Description of the task »
Scan the entries below, and for each line that includes the word "centred", make a copy.

——————

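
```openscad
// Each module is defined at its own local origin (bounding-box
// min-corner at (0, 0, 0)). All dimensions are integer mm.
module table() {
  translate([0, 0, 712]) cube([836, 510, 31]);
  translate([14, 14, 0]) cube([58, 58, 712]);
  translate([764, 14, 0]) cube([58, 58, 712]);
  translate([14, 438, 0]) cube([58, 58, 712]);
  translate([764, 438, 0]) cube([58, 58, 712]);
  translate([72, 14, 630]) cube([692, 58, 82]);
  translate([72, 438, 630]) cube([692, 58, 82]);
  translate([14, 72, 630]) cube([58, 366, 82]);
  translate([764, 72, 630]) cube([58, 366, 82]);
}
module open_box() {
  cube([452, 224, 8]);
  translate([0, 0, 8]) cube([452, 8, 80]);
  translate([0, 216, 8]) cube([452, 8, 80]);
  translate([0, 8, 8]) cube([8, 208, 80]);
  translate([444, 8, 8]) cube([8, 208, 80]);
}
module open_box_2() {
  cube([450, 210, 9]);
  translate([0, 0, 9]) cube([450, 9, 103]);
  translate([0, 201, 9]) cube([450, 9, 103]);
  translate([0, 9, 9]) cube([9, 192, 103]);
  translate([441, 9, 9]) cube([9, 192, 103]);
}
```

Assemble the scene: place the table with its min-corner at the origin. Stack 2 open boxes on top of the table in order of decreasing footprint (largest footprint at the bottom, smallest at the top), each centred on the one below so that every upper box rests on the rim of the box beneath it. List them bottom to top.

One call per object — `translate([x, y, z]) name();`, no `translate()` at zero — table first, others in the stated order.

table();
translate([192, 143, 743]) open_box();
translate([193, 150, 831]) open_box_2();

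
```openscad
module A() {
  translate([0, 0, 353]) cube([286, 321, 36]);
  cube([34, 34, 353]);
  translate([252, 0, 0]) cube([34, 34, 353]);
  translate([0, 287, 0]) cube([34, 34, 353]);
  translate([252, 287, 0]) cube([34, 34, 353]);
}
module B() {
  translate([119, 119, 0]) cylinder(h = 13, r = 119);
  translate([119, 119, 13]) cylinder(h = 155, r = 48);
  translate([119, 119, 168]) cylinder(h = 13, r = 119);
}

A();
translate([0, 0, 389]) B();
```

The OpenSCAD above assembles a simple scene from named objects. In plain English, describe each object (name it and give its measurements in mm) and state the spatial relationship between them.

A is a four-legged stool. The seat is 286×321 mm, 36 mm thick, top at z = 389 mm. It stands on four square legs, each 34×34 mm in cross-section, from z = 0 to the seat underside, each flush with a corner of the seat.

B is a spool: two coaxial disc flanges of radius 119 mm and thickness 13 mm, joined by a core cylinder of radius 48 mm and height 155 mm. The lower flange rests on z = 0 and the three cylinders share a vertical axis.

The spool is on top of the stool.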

——————

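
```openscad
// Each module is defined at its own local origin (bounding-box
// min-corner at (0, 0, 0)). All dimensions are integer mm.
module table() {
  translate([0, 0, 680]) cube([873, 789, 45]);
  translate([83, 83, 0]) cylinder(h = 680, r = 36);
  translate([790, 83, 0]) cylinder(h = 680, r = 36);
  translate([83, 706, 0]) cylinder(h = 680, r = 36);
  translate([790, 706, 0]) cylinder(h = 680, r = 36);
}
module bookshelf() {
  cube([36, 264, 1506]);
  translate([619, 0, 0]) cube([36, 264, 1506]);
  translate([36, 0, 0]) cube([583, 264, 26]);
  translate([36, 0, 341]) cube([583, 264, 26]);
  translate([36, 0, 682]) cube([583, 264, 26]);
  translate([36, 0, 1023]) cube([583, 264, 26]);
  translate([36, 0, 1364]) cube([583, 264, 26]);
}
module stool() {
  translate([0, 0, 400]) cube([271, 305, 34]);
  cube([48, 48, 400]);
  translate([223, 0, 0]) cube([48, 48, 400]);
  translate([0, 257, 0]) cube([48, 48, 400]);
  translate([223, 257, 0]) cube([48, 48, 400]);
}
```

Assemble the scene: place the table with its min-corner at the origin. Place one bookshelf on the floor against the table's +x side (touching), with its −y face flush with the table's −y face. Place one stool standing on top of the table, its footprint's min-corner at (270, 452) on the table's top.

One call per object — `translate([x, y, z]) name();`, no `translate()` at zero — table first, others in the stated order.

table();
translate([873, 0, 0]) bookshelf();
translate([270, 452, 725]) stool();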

——————

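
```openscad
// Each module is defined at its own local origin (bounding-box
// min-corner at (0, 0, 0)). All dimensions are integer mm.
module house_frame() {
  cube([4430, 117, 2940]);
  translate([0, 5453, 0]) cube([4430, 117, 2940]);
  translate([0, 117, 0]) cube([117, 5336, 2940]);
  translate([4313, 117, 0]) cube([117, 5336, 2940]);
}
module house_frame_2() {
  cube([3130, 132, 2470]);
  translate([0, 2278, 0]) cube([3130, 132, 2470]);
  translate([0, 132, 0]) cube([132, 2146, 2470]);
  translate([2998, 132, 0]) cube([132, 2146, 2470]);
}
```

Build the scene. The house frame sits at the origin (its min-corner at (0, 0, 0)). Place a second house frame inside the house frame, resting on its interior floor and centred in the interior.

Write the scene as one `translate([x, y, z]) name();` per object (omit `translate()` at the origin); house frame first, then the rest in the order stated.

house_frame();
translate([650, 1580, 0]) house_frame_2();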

——————

Solution »
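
Assemble the scene: place the table with its min-corner at the origin. Stack 2 open boxes on top of the table in order of decreasing footprint (largest footprint at the bottom, smallest at the top), each centred on the one below so that every upper box rests on the rim of the box beneath it. List them bottom to top.
Build the scene. The house frame sits at the origin (its min-corner at (0, 0, 0)). Place a second house frame inside the house frame, resting on its interior floor and centred in the interior.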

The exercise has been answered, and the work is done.